Given data:
=-=-=-=-=
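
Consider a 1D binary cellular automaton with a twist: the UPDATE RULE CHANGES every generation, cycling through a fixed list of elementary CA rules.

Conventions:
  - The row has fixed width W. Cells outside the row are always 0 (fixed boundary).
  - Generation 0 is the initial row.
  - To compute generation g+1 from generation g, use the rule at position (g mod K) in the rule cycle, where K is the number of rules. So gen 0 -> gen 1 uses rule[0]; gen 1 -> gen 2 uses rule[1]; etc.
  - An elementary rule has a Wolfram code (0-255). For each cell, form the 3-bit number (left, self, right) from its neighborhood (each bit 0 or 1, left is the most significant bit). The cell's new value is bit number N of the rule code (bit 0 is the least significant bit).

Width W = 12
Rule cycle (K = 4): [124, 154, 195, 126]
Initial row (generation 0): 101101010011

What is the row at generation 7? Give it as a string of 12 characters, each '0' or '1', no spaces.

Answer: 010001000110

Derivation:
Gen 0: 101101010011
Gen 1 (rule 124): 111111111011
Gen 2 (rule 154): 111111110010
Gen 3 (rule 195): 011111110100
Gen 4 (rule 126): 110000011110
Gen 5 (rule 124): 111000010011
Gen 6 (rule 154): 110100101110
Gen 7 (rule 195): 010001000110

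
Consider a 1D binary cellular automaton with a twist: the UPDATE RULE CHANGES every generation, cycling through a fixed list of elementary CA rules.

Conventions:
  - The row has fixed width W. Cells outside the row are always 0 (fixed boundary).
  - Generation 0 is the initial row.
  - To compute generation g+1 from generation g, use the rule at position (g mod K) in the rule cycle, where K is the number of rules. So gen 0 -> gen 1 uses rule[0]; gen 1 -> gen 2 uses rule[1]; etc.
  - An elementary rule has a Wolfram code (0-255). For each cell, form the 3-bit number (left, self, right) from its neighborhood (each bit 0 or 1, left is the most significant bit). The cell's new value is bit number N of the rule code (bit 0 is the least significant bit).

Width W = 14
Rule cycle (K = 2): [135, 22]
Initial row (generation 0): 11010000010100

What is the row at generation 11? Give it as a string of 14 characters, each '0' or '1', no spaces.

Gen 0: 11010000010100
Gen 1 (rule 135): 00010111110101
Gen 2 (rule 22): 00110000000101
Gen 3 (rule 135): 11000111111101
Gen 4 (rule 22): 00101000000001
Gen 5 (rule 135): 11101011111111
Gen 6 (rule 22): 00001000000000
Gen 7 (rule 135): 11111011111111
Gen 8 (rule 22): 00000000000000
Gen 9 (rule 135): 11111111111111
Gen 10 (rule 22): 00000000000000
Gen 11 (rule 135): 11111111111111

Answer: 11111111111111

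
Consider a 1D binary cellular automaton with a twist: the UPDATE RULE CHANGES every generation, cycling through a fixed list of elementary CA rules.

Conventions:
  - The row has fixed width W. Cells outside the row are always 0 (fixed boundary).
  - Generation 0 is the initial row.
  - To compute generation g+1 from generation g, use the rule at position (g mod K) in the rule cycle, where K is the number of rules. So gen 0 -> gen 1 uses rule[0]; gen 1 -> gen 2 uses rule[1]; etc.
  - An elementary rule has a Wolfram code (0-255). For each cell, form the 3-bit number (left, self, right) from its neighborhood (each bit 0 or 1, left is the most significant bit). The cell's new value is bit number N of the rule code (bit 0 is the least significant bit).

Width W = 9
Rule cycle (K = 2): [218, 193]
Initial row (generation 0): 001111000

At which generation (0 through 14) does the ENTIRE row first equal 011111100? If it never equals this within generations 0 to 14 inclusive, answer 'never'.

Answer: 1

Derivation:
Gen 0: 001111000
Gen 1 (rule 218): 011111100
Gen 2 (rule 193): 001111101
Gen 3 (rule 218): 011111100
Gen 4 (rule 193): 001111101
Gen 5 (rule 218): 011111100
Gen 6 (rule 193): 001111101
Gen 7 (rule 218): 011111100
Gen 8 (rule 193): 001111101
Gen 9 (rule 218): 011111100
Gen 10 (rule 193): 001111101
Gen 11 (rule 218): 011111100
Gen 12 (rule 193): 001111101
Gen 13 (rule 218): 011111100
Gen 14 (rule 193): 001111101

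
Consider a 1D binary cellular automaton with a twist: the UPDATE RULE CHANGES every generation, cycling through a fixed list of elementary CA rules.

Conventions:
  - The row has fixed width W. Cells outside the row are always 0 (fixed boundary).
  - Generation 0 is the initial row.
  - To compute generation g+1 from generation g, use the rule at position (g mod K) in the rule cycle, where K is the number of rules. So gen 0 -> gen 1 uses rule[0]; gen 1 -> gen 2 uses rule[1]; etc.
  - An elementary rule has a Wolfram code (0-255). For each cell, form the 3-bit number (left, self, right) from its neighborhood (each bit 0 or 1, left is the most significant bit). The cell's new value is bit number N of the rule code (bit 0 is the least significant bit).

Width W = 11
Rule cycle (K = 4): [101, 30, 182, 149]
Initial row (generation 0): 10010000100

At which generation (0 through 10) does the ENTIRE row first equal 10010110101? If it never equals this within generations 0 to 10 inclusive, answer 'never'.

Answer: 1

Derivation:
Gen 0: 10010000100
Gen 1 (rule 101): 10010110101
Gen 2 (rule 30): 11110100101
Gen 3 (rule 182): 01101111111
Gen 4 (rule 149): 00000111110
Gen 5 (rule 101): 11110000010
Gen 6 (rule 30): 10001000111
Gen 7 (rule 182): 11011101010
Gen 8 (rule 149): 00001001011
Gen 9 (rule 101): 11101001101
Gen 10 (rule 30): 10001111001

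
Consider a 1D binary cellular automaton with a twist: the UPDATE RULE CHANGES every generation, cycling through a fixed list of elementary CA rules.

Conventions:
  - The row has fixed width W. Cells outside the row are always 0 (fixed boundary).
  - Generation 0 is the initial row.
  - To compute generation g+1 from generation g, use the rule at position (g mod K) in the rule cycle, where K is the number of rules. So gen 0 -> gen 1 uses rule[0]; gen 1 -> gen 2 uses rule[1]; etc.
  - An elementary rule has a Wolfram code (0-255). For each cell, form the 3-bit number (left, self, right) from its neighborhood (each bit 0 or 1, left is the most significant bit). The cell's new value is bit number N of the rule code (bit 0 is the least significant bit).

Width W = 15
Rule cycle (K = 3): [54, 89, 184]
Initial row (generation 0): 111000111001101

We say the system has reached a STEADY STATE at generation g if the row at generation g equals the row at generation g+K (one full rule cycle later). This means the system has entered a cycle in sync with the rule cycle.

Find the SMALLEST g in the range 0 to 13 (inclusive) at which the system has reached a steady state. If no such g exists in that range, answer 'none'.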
=-=-=-=-=
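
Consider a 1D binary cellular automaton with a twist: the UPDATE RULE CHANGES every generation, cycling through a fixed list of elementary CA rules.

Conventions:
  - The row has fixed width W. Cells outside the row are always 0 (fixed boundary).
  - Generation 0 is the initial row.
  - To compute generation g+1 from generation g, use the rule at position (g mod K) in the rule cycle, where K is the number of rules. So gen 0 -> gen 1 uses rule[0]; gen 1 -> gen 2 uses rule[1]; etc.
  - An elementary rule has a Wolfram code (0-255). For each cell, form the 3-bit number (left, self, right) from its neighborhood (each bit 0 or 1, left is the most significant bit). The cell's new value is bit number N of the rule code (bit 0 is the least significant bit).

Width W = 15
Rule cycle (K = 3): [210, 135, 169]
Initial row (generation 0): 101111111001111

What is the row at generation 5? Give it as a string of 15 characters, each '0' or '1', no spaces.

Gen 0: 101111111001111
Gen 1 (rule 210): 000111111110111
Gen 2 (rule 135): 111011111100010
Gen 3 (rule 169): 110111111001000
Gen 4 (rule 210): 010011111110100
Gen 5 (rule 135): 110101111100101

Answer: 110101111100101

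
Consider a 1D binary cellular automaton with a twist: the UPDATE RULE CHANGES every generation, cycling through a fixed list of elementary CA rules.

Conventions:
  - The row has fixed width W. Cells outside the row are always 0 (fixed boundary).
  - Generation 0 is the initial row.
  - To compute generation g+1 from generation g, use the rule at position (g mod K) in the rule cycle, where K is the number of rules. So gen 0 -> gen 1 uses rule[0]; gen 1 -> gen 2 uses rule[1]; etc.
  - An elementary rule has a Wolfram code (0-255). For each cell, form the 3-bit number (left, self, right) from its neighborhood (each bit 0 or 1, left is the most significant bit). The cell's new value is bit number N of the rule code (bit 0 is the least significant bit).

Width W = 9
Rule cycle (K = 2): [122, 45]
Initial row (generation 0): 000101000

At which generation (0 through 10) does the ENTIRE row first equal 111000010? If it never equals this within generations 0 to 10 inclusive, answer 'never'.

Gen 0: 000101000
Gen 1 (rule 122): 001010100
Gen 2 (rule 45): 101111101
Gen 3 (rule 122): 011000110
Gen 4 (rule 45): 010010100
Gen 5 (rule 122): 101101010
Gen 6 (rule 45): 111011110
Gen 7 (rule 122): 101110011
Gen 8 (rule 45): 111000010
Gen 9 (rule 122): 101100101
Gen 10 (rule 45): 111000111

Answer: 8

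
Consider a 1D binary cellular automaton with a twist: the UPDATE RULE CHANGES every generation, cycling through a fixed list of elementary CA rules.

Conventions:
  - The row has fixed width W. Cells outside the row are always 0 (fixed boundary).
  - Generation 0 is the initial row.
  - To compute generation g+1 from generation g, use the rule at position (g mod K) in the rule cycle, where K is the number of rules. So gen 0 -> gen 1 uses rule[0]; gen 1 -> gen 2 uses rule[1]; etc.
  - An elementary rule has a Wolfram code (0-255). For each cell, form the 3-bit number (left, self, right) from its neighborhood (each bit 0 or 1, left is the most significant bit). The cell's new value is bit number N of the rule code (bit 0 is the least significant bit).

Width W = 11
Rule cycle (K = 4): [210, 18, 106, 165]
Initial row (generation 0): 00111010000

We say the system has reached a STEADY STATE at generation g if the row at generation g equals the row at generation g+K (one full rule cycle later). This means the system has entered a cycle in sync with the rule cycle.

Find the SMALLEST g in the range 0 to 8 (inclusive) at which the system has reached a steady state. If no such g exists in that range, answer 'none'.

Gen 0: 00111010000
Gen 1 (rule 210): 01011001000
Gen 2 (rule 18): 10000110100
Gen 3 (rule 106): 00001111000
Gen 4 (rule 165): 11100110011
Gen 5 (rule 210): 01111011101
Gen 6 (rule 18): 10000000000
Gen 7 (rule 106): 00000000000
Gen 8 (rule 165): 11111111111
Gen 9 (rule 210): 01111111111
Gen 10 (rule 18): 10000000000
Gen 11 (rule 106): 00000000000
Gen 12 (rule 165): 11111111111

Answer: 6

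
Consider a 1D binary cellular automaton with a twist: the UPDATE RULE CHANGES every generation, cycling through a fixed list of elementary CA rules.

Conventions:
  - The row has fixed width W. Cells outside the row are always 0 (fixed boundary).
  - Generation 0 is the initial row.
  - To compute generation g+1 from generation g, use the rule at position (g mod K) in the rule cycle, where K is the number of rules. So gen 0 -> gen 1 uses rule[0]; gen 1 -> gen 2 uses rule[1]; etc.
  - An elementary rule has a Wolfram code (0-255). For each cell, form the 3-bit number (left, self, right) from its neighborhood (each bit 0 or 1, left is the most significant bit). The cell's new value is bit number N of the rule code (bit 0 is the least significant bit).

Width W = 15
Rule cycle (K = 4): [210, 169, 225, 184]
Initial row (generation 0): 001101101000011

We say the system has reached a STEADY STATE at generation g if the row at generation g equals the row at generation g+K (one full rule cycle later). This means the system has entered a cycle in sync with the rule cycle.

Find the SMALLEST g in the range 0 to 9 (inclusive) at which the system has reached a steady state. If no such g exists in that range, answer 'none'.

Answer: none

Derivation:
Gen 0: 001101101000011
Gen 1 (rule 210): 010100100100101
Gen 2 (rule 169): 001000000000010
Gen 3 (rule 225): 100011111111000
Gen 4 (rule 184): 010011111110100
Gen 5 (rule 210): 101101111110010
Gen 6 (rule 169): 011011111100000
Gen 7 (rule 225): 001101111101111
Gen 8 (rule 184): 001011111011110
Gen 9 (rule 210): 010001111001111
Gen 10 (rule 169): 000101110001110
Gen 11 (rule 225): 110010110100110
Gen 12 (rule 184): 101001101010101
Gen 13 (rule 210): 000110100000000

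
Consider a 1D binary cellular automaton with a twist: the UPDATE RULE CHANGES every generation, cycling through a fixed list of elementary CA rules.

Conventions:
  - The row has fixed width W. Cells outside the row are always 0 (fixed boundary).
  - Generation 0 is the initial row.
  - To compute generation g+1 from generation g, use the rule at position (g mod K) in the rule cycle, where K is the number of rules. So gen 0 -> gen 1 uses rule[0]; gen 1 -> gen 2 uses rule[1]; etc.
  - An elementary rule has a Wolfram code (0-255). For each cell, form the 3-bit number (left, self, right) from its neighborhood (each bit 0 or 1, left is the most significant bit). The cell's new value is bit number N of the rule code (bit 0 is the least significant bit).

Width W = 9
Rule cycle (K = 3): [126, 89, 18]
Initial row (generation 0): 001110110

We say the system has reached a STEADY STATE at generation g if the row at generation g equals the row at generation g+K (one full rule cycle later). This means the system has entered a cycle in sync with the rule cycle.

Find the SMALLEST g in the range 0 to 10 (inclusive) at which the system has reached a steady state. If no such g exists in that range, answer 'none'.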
=-=-=-=-=
Problem description:
Starting with the line with "Initial row (generation 0): 111000111001101" above and going on through the line with "Find the SMALLEST g in the range 0 to 13", transcribe every line exactly, both ends included, and add nothing.

Answer to the problem:
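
Initial row (generation 0): 111000111001101

We say the system has reached a STEADY STATE at generation g if the row at generation g equals the row at generation g+K (one full rule cycle later). This means the system has entered a cycle in sync with the rule cycle.

Find the SMALLEST g in the range 0 to 13 (inclusive) at which the system has reached a steady state. If no such g exists in that range, answer 'none'.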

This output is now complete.